- _Work order_:
Every entry, from first to last, is to be written out exactly.

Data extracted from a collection
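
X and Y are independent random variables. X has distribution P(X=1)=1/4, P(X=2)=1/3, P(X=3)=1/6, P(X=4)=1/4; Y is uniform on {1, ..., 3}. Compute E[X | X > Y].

56/17

P(X > Y) = 17/36.
Summing X·P(x,y) over outcomes with X > Y gives 14/9.
E[X | X > Y] = (14/9) / (17/36) = 56/17.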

- _Exercise solution_:
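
X and Y are independent random variables. X has distribution P(X=1)=1/4, P(X=2)=1/3, P(X=3)=1/6, P(X=4)=1/4; Y is uniform on {1, ..., 3}. Compute E[X | X > Y].

56/17

P(X > Y) = 17/36.
Summing X·P(x,y) over outcomes with X > Y gives 14/9.
E[X | X > Y] = (14/9) / (17/36) = 56/17.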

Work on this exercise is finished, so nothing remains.